*** Data records Section Begins ***

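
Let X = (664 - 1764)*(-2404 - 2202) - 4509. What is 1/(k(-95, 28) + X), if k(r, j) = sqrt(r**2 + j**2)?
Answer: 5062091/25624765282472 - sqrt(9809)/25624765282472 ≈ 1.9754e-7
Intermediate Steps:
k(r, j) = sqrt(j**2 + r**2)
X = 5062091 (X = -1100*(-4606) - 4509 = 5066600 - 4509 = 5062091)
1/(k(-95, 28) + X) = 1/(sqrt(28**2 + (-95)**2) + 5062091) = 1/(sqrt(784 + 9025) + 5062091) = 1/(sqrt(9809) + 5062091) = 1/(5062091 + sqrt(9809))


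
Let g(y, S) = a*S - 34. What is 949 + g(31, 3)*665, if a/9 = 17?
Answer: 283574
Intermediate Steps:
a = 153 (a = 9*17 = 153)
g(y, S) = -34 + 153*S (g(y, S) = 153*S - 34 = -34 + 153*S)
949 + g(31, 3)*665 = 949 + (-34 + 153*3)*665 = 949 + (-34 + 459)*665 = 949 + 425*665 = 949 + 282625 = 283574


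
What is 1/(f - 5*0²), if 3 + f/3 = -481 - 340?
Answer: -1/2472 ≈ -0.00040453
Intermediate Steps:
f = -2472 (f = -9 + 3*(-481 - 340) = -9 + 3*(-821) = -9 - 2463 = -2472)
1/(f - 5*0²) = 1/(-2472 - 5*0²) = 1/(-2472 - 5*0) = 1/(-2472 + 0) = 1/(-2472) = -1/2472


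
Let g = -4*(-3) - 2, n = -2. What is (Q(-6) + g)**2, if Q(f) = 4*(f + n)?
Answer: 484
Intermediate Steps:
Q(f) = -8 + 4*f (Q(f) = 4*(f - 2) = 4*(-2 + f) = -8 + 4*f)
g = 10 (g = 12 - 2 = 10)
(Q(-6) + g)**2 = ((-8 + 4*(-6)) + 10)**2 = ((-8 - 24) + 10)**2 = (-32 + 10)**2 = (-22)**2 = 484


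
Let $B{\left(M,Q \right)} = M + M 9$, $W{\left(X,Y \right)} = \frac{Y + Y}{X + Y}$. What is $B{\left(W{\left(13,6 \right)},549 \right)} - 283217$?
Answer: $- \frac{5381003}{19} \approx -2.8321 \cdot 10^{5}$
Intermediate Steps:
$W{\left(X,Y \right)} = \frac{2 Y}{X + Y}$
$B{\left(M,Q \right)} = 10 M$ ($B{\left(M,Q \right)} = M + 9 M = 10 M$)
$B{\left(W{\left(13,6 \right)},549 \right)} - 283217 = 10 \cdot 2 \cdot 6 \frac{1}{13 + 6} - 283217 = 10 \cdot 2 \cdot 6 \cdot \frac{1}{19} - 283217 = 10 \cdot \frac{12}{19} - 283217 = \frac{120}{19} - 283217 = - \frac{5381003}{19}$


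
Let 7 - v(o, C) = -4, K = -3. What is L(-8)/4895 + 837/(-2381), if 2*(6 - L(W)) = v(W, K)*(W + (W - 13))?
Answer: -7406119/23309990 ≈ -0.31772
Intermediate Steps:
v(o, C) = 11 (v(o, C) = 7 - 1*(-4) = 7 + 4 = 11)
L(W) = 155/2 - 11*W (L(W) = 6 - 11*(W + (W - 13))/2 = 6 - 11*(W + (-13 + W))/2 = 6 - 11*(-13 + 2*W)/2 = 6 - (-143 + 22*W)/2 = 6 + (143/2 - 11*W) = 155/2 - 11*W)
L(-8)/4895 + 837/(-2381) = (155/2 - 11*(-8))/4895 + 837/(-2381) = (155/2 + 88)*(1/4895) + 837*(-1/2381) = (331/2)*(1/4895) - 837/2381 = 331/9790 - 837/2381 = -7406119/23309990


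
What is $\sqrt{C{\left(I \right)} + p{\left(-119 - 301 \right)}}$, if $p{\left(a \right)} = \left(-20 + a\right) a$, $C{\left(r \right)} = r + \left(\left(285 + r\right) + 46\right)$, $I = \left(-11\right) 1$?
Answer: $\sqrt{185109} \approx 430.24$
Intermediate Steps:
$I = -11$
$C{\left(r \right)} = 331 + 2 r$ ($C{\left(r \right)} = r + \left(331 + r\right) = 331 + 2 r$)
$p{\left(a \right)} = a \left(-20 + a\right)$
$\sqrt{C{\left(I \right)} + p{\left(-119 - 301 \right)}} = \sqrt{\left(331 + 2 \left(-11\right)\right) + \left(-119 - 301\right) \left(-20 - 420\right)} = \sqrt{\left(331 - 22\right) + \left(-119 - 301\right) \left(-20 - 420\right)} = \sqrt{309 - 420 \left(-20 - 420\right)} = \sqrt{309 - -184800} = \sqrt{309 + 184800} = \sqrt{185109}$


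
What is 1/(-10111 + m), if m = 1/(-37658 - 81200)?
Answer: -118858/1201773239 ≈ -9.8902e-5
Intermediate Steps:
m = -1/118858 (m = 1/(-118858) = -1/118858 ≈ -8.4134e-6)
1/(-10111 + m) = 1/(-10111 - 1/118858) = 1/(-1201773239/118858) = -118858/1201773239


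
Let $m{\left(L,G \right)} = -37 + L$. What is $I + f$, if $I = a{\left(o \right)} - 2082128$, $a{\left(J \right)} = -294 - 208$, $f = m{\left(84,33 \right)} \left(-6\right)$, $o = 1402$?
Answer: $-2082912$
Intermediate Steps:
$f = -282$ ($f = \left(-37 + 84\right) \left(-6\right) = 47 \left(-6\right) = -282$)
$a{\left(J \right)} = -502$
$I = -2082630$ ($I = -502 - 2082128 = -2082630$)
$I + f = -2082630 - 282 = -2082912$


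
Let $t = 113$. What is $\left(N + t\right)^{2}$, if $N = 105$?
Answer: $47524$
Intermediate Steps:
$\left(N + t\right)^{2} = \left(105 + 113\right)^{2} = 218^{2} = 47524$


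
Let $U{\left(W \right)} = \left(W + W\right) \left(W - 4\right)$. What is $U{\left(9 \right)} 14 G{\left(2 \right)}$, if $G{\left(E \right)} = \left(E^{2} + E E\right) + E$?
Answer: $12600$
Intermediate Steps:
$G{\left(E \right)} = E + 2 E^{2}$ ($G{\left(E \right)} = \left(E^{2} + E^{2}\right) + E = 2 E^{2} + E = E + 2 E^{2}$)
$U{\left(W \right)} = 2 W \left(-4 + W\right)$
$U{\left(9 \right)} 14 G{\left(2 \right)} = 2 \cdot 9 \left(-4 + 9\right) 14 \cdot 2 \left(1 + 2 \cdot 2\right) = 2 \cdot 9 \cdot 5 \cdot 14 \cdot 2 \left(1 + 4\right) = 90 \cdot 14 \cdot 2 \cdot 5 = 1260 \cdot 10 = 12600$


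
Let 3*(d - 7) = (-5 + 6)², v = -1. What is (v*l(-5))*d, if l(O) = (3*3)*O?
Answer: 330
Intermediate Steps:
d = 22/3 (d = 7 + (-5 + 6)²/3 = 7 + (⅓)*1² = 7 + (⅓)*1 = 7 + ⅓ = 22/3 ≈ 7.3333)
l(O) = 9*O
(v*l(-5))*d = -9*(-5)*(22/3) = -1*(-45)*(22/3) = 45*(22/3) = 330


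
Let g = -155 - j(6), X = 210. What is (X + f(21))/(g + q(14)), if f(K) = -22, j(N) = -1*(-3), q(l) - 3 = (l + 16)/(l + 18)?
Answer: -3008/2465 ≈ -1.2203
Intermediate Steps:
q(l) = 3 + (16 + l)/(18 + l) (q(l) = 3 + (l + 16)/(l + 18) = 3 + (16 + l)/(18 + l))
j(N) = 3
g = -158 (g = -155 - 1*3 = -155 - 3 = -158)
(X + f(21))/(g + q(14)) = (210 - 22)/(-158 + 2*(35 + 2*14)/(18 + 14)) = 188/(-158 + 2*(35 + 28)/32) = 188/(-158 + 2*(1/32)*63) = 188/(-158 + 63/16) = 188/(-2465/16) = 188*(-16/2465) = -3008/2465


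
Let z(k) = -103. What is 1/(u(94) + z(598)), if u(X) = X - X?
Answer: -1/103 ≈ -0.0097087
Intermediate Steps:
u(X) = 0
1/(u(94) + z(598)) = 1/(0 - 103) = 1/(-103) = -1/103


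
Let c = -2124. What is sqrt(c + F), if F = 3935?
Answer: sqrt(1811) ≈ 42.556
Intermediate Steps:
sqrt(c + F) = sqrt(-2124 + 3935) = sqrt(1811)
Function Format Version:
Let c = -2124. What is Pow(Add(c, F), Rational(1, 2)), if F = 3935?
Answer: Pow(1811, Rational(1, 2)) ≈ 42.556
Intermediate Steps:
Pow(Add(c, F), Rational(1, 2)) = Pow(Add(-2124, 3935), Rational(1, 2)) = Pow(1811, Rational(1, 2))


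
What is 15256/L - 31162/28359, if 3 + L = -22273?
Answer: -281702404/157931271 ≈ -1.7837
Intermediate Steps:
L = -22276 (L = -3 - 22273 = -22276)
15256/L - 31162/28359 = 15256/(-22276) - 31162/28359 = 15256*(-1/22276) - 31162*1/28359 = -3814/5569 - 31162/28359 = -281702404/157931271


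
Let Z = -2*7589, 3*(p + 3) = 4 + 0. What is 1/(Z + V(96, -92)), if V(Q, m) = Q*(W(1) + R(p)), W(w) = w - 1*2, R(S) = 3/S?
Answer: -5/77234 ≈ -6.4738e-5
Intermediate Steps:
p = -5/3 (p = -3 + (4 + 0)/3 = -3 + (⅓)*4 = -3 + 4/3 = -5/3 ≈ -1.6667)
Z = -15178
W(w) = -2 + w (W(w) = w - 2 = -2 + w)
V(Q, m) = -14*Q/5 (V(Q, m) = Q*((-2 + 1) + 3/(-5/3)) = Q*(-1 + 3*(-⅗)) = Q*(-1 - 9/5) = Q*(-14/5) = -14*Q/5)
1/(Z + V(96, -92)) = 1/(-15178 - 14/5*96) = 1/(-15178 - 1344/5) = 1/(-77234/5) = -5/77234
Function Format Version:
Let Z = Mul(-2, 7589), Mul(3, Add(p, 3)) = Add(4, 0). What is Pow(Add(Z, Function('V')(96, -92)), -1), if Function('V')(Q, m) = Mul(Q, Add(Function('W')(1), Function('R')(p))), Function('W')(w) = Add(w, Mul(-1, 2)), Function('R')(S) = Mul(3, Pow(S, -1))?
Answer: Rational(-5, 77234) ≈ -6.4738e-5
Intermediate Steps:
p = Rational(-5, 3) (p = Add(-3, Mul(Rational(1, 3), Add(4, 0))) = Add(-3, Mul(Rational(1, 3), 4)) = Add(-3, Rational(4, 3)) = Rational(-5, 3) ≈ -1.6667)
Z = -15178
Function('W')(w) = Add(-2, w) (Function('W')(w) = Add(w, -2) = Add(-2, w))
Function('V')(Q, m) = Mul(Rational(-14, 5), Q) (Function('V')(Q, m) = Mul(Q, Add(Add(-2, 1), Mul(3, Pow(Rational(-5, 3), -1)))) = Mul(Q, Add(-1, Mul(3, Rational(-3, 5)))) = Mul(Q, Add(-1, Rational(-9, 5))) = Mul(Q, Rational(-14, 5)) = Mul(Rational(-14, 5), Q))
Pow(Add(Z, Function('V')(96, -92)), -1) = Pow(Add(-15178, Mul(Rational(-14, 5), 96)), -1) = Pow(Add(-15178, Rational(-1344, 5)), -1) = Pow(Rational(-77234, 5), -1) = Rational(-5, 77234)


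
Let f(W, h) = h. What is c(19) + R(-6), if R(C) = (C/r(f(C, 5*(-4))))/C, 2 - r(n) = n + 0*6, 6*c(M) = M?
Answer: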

*** Data records Section Ends ***
*** Data records Section Begins ***

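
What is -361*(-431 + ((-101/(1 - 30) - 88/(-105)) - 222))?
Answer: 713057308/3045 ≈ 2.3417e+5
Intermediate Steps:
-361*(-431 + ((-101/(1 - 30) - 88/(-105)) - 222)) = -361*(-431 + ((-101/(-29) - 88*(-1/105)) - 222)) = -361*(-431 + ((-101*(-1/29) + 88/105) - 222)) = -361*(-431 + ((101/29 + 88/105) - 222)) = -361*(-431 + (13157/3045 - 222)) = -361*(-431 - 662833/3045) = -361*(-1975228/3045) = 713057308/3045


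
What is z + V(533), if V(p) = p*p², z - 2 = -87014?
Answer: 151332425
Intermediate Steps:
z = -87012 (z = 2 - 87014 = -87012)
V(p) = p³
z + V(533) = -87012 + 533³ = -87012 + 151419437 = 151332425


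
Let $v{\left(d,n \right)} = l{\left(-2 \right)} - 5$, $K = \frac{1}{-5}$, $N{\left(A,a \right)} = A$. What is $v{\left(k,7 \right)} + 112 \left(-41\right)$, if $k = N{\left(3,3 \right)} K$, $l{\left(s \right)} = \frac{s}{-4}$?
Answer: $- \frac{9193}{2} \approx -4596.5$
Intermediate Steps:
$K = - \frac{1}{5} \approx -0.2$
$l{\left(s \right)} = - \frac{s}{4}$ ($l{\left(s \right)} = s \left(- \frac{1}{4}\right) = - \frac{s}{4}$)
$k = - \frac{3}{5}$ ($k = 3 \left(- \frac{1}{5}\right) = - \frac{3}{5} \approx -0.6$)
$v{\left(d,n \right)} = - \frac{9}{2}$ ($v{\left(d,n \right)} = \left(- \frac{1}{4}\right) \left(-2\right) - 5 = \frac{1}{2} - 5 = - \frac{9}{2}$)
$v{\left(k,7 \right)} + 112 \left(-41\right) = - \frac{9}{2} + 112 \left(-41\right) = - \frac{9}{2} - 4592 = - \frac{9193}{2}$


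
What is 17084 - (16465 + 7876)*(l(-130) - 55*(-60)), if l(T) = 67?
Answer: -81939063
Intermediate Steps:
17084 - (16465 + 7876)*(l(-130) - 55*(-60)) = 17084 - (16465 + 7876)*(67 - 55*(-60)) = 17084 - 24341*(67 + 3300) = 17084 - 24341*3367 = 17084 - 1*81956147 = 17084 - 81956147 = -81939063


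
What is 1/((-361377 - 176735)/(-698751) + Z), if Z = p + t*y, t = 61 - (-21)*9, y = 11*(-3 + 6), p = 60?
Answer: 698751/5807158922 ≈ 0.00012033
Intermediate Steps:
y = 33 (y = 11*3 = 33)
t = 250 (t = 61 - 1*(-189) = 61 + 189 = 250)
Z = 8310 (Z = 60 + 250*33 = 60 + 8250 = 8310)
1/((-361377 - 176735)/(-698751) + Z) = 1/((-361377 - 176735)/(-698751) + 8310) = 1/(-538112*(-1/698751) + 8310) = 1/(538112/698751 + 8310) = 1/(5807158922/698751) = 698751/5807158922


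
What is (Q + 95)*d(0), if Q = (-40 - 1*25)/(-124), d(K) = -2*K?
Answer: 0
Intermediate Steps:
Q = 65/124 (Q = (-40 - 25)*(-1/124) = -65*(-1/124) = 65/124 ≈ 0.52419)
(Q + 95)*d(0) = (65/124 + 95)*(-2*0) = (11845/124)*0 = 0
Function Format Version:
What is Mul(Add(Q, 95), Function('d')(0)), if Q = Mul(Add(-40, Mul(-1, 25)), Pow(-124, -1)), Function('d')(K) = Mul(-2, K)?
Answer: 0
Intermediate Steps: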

*** Data records Section Ends ***
*** Data records Section Begins ***

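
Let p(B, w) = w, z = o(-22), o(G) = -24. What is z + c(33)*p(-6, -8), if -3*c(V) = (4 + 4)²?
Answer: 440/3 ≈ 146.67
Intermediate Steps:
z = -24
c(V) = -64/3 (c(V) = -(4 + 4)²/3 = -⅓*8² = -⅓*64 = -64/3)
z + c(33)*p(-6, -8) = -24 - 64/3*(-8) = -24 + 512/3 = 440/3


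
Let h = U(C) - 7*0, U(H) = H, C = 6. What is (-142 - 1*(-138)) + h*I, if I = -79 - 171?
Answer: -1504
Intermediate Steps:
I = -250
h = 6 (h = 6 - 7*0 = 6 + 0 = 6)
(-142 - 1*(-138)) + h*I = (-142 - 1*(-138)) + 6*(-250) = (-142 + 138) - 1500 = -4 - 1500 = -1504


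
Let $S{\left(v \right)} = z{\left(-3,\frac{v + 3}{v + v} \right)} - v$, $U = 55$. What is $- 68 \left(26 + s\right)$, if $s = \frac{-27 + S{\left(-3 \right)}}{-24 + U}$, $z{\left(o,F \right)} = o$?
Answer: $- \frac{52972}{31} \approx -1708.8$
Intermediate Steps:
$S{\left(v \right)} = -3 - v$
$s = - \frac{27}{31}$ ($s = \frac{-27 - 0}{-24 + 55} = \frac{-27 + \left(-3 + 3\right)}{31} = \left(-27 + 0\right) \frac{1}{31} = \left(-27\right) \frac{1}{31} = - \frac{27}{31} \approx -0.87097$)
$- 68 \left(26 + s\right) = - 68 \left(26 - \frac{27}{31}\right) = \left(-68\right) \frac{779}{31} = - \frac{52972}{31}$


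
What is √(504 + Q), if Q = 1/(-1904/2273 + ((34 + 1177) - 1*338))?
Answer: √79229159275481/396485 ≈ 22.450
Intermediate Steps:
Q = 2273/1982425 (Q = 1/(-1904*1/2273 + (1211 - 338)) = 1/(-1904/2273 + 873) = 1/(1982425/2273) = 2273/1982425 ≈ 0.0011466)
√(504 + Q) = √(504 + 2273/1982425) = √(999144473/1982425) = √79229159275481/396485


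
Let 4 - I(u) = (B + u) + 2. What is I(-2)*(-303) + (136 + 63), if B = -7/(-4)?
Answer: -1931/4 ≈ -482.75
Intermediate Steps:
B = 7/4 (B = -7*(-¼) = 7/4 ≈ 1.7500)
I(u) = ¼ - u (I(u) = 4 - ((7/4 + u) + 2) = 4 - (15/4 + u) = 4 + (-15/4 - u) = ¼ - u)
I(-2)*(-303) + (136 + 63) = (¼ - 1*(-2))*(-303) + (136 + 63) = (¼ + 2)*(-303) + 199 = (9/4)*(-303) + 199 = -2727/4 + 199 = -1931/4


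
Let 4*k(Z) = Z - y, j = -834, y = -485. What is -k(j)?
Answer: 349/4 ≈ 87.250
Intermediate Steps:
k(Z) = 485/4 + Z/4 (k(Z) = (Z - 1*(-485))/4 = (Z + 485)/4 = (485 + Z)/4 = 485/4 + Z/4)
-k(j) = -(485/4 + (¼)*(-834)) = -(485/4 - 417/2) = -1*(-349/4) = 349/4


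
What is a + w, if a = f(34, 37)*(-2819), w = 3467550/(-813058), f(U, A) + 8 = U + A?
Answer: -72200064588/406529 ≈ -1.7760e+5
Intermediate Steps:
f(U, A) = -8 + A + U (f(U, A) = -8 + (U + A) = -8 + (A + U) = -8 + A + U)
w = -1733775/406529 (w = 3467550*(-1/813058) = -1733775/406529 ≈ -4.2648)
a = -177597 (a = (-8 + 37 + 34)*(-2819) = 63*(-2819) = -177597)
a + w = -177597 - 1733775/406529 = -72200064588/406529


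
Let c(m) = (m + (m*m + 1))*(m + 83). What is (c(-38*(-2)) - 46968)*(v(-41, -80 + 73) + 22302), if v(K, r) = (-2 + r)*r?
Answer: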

*** Data records Section Ends ***

A word-for-word copy of the lines above from the one with "Answer: sqrt(1811) ≈ 42.556" through the one with "Answer: -281702404/157931271 ≈ -1.7837", inclusive, is the only output wanted.

◆ Answer for this exercise
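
Answer: sqrt(1811) ≈ 42.556
Intermediate Steps:
sqrt(c + F) = sqrt(-2124 + 3935) = sqrt(1811)
Function Format Version:
Let c = -2124. What is Pow(Add(c, F), Rational(1, 2)), if F = 3935?
Answer: Pow(1811, Rational(1, 2)) ≈ 42.556
Intermediate Steps:
Pow(Add(c, F), Rational(1, 2)) = Pow(Add(-2124, 3935), Rational(1, 2)) = Pow(1811, Rational(1, 2))


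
What is 15256/L - 31162/28359, if 3 + L = -22273?
Answer: -281702404/157931271 ≈ -1.7837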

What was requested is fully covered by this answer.